Source records
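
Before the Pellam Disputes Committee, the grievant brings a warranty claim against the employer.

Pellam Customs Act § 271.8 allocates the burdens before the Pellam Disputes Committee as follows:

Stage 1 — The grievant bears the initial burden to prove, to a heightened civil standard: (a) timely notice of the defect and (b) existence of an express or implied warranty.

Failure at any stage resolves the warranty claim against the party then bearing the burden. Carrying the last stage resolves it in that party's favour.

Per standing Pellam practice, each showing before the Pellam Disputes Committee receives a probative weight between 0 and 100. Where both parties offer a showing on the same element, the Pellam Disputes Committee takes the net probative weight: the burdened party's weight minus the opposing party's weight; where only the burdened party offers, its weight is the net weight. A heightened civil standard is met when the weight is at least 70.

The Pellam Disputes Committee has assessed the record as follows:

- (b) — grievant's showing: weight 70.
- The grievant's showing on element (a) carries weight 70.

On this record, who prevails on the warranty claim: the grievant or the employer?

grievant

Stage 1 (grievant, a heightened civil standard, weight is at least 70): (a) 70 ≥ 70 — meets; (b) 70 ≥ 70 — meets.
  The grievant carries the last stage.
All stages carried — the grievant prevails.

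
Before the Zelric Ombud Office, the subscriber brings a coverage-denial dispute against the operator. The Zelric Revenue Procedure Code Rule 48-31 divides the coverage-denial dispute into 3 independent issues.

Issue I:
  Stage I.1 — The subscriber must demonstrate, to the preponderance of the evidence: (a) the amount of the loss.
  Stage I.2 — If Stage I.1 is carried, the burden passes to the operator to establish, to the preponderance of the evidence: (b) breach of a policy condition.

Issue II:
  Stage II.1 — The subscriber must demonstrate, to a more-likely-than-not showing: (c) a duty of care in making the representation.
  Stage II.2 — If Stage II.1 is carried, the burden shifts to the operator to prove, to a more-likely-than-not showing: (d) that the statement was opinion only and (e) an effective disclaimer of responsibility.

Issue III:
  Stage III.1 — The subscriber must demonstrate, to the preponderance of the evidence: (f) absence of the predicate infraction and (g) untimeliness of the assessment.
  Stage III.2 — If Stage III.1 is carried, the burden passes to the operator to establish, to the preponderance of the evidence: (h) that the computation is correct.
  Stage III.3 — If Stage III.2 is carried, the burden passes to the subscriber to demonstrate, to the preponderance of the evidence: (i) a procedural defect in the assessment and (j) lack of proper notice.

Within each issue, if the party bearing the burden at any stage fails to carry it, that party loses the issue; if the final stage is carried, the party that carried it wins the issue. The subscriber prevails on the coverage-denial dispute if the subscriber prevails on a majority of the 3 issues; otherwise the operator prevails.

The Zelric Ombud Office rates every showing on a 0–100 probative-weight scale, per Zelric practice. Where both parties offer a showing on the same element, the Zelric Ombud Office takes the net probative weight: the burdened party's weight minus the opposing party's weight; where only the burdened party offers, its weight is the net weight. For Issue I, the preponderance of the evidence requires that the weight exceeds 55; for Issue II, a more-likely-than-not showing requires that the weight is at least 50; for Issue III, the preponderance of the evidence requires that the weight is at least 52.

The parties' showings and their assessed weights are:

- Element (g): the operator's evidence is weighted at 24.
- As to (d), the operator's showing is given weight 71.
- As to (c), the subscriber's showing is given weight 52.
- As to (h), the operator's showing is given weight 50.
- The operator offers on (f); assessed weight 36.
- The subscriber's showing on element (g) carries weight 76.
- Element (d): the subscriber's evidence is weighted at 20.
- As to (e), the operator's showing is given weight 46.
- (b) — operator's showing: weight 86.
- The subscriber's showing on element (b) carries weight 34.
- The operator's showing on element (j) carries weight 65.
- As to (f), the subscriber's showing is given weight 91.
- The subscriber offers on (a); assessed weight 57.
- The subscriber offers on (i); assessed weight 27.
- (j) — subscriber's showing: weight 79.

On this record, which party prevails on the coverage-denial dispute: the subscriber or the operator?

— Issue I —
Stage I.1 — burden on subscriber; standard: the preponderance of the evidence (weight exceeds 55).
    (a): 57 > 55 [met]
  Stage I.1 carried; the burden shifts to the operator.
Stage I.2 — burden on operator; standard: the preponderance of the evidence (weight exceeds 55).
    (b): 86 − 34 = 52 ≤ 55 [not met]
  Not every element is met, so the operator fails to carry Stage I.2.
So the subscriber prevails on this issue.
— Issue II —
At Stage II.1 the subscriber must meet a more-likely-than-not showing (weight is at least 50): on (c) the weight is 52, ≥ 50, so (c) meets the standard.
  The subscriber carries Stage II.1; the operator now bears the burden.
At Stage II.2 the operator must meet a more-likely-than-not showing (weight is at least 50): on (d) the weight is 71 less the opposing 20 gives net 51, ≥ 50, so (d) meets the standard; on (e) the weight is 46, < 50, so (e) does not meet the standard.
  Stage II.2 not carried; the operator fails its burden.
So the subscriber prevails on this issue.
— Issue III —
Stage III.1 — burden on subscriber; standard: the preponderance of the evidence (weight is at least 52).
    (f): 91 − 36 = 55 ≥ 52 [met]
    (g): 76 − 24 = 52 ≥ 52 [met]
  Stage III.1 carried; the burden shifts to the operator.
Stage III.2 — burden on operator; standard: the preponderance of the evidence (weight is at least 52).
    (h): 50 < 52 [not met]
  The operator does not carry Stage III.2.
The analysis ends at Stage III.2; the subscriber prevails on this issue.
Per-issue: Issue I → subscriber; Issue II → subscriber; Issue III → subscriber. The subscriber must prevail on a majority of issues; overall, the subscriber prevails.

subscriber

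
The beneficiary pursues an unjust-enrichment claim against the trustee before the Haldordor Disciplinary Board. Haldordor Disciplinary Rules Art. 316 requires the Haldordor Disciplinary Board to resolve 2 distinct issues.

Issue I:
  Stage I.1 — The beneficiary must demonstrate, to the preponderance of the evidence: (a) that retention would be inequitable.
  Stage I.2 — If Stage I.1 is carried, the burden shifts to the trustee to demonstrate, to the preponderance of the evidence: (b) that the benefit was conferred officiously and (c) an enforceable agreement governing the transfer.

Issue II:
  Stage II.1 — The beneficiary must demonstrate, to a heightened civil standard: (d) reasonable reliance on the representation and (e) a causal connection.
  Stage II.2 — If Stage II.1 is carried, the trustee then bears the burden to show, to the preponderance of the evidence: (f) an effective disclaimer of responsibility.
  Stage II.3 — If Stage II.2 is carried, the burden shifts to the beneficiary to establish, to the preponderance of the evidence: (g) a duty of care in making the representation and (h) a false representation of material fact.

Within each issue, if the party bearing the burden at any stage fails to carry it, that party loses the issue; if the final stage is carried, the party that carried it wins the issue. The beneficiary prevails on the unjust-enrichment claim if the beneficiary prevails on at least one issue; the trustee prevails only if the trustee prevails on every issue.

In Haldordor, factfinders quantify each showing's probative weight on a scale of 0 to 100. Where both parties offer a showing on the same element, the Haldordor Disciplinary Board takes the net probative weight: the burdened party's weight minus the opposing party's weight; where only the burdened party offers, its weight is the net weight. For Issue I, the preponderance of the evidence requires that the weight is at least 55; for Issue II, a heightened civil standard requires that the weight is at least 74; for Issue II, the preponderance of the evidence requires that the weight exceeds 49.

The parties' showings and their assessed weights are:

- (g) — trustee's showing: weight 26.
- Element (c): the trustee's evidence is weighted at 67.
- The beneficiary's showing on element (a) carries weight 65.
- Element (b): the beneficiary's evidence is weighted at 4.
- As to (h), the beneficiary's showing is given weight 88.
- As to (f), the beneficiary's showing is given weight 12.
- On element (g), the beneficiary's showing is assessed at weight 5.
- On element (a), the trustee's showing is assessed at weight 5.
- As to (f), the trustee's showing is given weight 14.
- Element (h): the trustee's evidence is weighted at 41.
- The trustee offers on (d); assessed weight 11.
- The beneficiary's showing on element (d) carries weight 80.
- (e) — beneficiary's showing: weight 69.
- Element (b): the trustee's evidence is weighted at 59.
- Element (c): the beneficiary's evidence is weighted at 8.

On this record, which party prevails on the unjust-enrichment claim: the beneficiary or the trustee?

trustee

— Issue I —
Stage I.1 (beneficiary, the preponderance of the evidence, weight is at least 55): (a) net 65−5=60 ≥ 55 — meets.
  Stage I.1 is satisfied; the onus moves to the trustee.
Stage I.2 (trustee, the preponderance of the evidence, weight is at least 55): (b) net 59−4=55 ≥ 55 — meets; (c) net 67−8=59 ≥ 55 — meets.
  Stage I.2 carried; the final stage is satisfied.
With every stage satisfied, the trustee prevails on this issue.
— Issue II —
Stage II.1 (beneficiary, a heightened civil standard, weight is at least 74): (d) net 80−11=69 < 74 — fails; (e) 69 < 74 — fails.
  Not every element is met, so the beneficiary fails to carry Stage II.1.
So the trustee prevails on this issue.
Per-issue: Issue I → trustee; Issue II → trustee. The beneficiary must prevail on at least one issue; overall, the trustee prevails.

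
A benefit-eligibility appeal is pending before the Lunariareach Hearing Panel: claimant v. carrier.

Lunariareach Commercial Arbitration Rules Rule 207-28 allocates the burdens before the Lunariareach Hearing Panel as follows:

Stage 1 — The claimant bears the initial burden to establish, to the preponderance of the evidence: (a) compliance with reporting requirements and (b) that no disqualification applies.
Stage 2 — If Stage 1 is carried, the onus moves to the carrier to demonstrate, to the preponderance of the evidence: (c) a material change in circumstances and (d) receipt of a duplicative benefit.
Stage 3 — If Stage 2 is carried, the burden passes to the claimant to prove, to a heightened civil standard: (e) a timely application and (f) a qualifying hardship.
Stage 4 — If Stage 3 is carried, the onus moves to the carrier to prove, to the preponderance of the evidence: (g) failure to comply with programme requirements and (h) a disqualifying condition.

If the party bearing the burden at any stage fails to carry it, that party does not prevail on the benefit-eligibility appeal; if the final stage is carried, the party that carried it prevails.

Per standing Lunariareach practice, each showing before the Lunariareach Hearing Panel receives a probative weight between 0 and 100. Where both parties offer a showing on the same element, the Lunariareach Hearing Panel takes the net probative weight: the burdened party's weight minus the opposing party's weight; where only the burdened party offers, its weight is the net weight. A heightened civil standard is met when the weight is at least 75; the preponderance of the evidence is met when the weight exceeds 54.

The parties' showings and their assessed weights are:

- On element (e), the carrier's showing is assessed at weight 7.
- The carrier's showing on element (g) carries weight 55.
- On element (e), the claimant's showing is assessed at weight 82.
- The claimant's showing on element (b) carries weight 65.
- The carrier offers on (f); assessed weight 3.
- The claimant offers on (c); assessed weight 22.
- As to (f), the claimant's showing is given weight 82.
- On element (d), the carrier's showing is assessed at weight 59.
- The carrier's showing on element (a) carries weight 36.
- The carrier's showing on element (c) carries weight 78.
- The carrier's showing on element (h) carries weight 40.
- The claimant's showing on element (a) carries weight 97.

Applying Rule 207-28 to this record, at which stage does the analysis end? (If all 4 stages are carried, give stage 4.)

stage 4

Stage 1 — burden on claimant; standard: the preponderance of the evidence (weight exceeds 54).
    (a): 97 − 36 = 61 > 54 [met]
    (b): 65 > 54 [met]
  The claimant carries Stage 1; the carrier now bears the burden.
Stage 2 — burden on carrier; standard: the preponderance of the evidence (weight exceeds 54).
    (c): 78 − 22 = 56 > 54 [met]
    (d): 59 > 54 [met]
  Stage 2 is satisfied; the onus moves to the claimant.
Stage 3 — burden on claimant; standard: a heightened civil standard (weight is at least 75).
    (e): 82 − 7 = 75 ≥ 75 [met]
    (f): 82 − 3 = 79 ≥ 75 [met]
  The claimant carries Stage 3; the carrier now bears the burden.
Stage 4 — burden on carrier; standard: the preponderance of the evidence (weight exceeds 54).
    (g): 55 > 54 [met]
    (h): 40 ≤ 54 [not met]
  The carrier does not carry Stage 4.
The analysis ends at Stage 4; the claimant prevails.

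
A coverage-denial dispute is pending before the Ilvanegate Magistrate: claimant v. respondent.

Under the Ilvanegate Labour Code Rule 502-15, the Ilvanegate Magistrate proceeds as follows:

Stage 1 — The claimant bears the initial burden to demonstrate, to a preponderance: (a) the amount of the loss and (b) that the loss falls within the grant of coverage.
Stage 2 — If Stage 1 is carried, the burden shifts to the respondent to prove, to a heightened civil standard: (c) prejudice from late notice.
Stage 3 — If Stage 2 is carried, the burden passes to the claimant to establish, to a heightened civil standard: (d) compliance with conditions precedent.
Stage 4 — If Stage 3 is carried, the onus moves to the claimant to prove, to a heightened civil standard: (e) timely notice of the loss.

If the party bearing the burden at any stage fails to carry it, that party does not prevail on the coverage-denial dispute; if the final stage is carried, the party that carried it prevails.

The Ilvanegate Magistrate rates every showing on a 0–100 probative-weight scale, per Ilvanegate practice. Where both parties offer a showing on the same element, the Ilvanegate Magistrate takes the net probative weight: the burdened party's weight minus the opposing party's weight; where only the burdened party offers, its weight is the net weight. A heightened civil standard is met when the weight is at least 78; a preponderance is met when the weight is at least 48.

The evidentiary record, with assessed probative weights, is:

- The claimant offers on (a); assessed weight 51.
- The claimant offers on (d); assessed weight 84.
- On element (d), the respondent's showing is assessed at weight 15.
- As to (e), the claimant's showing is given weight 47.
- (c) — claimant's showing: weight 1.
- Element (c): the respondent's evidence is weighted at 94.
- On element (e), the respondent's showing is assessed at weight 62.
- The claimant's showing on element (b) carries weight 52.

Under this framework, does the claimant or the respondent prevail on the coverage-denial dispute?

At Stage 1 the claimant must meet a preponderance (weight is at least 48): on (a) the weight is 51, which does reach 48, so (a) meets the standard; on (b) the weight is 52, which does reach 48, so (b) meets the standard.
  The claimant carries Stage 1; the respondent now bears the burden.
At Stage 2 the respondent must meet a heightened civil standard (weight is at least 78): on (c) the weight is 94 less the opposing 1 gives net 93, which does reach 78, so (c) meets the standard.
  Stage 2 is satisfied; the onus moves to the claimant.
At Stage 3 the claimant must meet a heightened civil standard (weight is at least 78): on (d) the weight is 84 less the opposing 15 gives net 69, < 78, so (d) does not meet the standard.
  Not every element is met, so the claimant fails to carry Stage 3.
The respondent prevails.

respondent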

[Task item] Print exactly the lines above from the one with "Stage I.2 — If Stage I.1 is carried, the burden shifts" to the one with "Stage II.3 —", including both.

[Solved exercise]
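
  Stage I.2 — If Stage I.1 is carried, the burden shifts to the trustee to demonstrate, to the preponderance of the evidence: (b) that the benefit was conferred officiously and (c) an enforceable agreement governing the transfer.

Issue II:
  Stage II.1 — The beneficiary must demonstrate, to a heightened civil standard: (d) reasonable reliance on the representation and (e) a causal connection.
  Stage II.2 — If Stage II.1 is carried, the trustee then bears the burden to show, to the preponderance of the evidence: (f) an effective disclaimer of responsibility.
  Stage II.3 — If Stage II.2 is carried, the burden shifts to the beneficiary to establish, to the preponderance of the evidence: (g) a duty of care in making the representation and (h) a false representation of material fact.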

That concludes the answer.